* What you have to do:
From the material below, work out how many lines contain "column" and answer with the number only.

* Exercise input:

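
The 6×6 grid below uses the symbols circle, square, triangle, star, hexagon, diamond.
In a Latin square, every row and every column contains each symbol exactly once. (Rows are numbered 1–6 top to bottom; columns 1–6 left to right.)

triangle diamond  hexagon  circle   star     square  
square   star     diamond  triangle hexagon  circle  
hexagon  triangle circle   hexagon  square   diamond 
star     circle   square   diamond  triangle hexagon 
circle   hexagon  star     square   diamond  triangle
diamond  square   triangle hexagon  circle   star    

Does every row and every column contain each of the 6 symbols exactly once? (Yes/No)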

* Written answer:
2